## WHAT IS EXPECTED
If a line in the records below contains the word "Answer", copy it out.

## ENTRIES SUPPLIED

· · · · ·

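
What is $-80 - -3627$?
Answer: $3547$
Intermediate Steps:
$-80 - -3627 = -80 + 3627 = 3547$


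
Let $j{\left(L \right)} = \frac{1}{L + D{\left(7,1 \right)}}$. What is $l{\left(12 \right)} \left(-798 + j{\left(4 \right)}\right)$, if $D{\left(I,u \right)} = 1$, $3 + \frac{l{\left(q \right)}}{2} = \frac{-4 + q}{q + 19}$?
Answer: $\frac{135626}{31} \approx 4375.0$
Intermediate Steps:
$l{\left(q \right)} = -6 + \frac{2 \left(-4 + q\right)}{19 + q}$ ($l{\left(q \right)} = -6 + 2 \frac{-4 + q}{q + 19} = -6 + 2 \frac{-4 + q}{19 + q} = -6 + \frac{2 \left(-4 + q\right)}{19 + q}$)
$j{\left(L \right)} = \frac{1}{1 + L}$ ($j{\left(L \right)} = \frac{1}{L + 1} = \frac{1}{1 + L}$)
$l{\left(12 \right)} \left(-798 + j{\left(4 \right)}\right) = \frac{2 \left(-61 - 24\right)}{19 + 12} \left(-798 + \frac{1}{1 + 4}\right) = \frac{2 \left(-61 - 24\right)}{31} \left(-798 + \frac{1}{5}\right) = 2 \cdot \frac{1}{31} \left(-85\right) \left(-798 + \frac{1}{5}\right) = \left(- \frac{170}{31}\right) \left(- \frac{3989}{5}\right) = \frac{135626}{31}$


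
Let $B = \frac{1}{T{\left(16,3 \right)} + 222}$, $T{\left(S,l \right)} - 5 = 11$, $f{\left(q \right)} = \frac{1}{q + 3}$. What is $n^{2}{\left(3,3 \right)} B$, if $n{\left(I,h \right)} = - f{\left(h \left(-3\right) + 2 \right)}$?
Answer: $\frac{1}{3808} \approx 0.00026261$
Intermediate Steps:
$f{\left(q \right)} = \frac{1}{3 + q}$
$T{\left(S,l \right)} = 16$ ($T{\left(S,l \right)} = 5 + 11 = 16$)
$B = \frac{1}{238}$ ($B = \frac{1}{16 + 222} = \frac{1}{238} \approx 0.0042017$)
$n{\left(I,h \right)} = - \frac{1}{5 - 3 h}$ ($n{\left(I,h \right)} = - \frac{1}{3 + \left(h \left(-3\right) + 2\right)} = - \frac{1}{3 - \left(-2 + 3 h\right)} = - \frac{1}{5 - 3 h}$)
$n^{2}{\left(3,3 \right)} B = \left(\frac{1}{-5 + 3 \cdot 3}\right)^{2} \cdot \frac{1}{238} = \left(\frac{1}{-5 + 9}\right)^{2} \cdot \frac{1}{238} = \left(\frac{1}{4}\right)^{2} \cdot \frac{1}{238} = \frac{1}{16} \cdot \frac{1}{238} = \frac{1}{3808}$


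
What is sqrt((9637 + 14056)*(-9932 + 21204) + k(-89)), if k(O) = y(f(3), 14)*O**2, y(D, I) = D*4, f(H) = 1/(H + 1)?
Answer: sqrt(267075417) ≈ 16342.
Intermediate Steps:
f(H) = 1/(1 + H)
y(D, I) = 4*D
k(O) = O**2 (k(O) = (4/(1 + 3))*O**2 = (4/4)*O**2 = (4*(1/4))*O**2 = 1*O**2 = O**2)
sqrt((9637 + 14056)*(-9932 + 21204) + k(-89)) = sqrt((9637 + 14056)*(-9932 + 21204) + (-89)**2) = sqrt(23693*11272 + 7921) = sqrt(267067496 + 7921) = sqrt(267075417)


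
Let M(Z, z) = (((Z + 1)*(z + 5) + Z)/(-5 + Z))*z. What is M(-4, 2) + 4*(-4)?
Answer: -94/9 ≈ -10.444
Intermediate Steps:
M(Z, z) = z*(Z + (1 + Z)*(5 + z))/(-5 + Z) (M(Z, z) = (((1 + Z)*(5 + z) + Z)/(-5 + Z))*z = ((Z + (1 + Z)*(5 + z))/(-5 + Z))*z = z*(Z + (1 + Z)*(5 + z))/(-5 + Z))
M(-4, 2) + 4*(-4) = 2*(5 + 2 + 6*(-4) - 4*2)/(-5 - 4) + 4*(-4) = 2*(5 + 2 - 24 - 8)/(-9) - 16 = 2*(-1/9)*(-25) - 16 = 50/9 - 16 = -94/9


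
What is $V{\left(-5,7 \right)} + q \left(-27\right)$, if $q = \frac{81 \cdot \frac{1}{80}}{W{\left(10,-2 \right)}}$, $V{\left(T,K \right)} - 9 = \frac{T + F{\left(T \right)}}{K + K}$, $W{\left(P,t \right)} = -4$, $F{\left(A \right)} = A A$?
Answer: $\frac{38669}{2240} \approx 17.263$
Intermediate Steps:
$F{\left(A \right)} = A^{2}$
$V{\left(T,K \right)} = 9 + \frac{T + T^{2}}{2 K}$ ($V{\left(T,K \right)} = 9 + \frac{T + T^{2}}{K + K} = 9 + \frac{T + T^{2}}{2 K}$)
$q = - \frac{81}{320}$ ($q = \frac{81 \cdot \frac{1}{80}}{-4} = 81 \cdot \frac{1}{80} \left(- \frac{1}{4}\right) = \frac{81}{80} \left(- \frac{1}{4}\right) = - \frac{81}{320} \approx -0.25313$)
$V{\left(-5,7 \right)} + q \left(-27\right) = \frac{-5 + \left(-5\right)^{2} + 18 \cdot 7}{2 \cdot 7} - - \frac{2187}{320} = \frac{1}{2} \cdot \frac{1}{7} \left(-5 + 25 + 126\right) + \frac{2187}{320} = \frac{1}{2} \cdot \frac{1}{7} \cdot 146 + \frac{2187}{320} = \frac{73}{7} + \frac{2187}{320} = \frac{38669}{2240}$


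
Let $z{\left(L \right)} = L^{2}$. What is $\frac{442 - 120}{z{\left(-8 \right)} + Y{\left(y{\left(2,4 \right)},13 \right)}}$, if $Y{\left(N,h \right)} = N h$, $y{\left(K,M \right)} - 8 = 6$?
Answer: $\frac{161}{123} \approx 1.3089$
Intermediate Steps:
$y{\left(K,M \right)} = 14$ ($y{\left(K,M \right)} = 8 + 6 = 14$)
$\frac{442 - 120}{z{\left(-8 \right)} + Y{\left(y{\left(2,4 \right)},13 \right)}} = \frac{442 - 120}{\left(-8\right)^{2} + 14 \cdot 13} = \frac{322}{64 + 182} = \frac{322}{246} = 322 \cdot \frac{1}{246} = \frac{161}{123}$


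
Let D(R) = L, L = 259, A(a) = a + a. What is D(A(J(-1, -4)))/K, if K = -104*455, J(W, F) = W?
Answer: -37/6760 ≈ -0.0054734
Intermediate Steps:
K = -47320
A(a) = 2*a
D(R) = 259
D(A(J(-1, -4)))/K = 259/(-47320) = 259*(-1/47320) = -37/6760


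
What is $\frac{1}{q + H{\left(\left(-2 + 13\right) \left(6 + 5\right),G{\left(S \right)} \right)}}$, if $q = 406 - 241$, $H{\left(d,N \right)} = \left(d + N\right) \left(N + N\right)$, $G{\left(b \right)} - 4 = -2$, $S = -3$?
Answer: $\frac{1}{657} \approx 0.0015221$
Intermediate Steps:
$G{\left(b \right)} = 2$ ($G{\left(b \right)} = 4 - 2 = 2$)
$H{\left(d,N \right)} = 2 N \left(N + d\right)$ ($H{\left(d,N \right)} = \left(N + d\right) 2 N = 2 N \left(N + d\right)$)
$q = 165$
$\frac{1}{q + H{\left(\left(-2 + 13\right) \left(6 + 5\right),G{\left(S \right)} \right)}} = \frac{1}{165 + 2 \cdot 2 \left(2 + \left(-2 + 13\right) \left(6 + 5\right)\right)} = \frac{1}{165 + 2 \cdot 2 \left(2 + 11 \cdot 11\right)} = \frac{1}{165 + 2 \cdot 2 \left(2 + 121\right)} = \frac{1}{165 + 2 \cdot 2 \cdot 123} = \frac{1}{165 + 492} = \frac{1}{657}$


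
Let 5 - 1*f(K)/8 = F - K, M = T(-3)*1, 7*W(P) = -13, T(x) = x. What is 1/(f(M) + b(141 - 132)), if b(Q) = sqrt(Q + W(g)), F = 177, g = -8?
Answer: -196/274399 - sqrt(14)/2743990 ≈ -0.00071565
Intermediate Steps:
W(P) = -13/7 (W(P) = (1/7)*(-13) = -13/7)
M = -3 (M = -3*1 = -3)
f(K) = -1376 + 8*K (f(K) = 40 - 8*(177 - K) = 40 + (-1416 + 8*K) = -1376 + 8*K)
b(Q) = sqrt(-13/7 + Q) (b(Q) = sqrt(Q - 13/7) = sqrt(-13/7 + Q))
1/(f(M) + b(141 - 132)) = 1/((-1376 + 8*(-3)) + sqrt(-91 + 49*(141 - 132))/7) = 1/((-1376 - 24) + sqrt(-91 + 49*9)/7) = 1/(-1400 + sqrt(-91 + 441)/7) = 1/(-1400 + sqrt(350)/7) = 1/(-1400 + (5*sqrt(14))/7) = 1/(-1400 + 5*sqrt(14)/7)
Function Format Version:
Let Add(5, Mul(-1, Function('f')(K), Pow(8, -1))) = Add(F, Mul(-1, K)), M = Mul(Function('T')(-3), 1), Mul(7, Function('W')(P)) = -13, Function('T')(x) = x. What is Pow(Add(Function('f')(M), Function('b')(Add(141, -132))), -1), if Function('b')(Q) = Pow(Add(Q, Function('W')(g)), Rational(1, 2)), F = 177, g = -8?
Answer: Add(Rational(-196, 274399), Mul(Rational(-1, 2743990), Pow(14, Rational(1, 2)))) ≈ -0.00071565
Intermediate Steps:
Function('W')(P) = Rational(-13, 7) (Function('W')(P) = Mul(Rational(1, 7), -13) = Rational(-13, 7))
M = -3 (M = Mul(-3, 1) = -3)
Function('f')(K) = Add(-1376, Mul(8, K)) (Function('f')(K) = Add(40, Mul(-8, Add(177, Mul(-1, K)))) = Add(40, Add(-1416, Mul(8, K))) = Add(-1376, Mul(8, K)))
Function('b')(Q) = Pow(Add(Rational(-13, 7), Q), Rational(1, 2)) (Function('b')(Q) = Pow(Add(Q, Rational(-13, 7)), Rational(1, 2)) = Pow(Add(Rational(-13, 7), Q), Rational(1, 2)))
Pow(Add(Function('f')(M), Function('b')(Add(141, -132))), -1) = Pow(Add(Add(-1376, Mul(8, -3)), Mul(Rational(1, 7), Pow(Add(-91, Mul(49, Add(141, -132))), Rational(1, 2)))), -1) = Pow(Add(Add(-1376, -24), Mul(Rational(1, 7), Pow(Add(-91, Mul(49, 9)), Rational(1, 2)))), -1) = Pow(Add(-1400, Mul(Rational(1, 7), Pow(Add(-91, 441), Rational(1, 2)))), -1) = Pow(Add(-1400, Mul(Rational(1, 7), Pow(350, Rational(1, 2)))), -1) = Pow(Add(-1400, Mul(Rational(1, 7), Mul(5, Pow(14, Rational(1, 2))))), -1) = Pow(Add(-1400, Mul(Rational(5, 7), Pow(14, Rational(1, 2)))), -1)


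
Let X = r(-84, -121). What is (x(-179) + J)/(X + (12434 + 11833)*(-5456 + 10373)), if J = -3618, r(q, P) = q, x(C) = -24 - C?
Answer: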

· · · · ·

## COMPLETED EXERCISE
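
Answer: $3547$
Answer: $\frac{135626}{31} \approx 4375.0$
Answer: $\frac{1}{3808} \approx 0.00026261$
Answer: sqrt(267075417) ≈ 16342.
Answer: -94/9 ≈ -10.444
Answer: $\frac{38669}{2240} \approx 17.263$
Answer: $\frac{161}{123} \approx 1.3089$
Answer: -37/6760 ≈ -0.0054734
Answer: $\frac{1}{657} \approx 0.0015221$
Answer: -196/274399 - sqrt(14)/2743990 ≈ -0.00071565
Answer: Add(Rational(-196, 274399), Mul(Rational(-1, 2743990), Pow(14, Rational(1, 2)))) ≈ -0.00071565
Answer: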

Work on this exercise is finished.